What you are asked to do:
Of the lines below, copy those that hold the word "plays".

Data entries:
= Beginning of Section =

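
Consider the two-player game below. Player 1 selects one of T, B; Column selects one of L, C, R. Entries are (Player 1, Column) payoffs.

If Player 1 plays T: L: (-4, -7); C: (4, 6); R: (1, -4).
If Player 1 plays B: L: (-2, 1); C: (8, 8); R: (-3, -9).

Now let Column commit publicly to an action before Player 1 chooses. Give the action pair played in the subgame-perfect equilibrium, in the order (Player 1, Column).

Work backward from Player 1's decision.
- L: Player 1 compares -4, -2 and picks B; Column would get 1.
- C: Player 1 compares 4, 8 and picks B; Column would get 8.
- R: Player 1 compares 1, -3 and picks T; Column would get -4.
Maximizing over 1, 8, -4, Column chooses C. Subgame-perfect outcome: (B, C) with payoffs (8, 8).

(B, C)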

= End of Section =

Output of the task:
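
If Player 1 plays T: L: (-4, -7); C: (4, 6); R: (1, -4).
If Player 1 plays B: L: (-2, 1); C: (8, 8); R: (-3, -9).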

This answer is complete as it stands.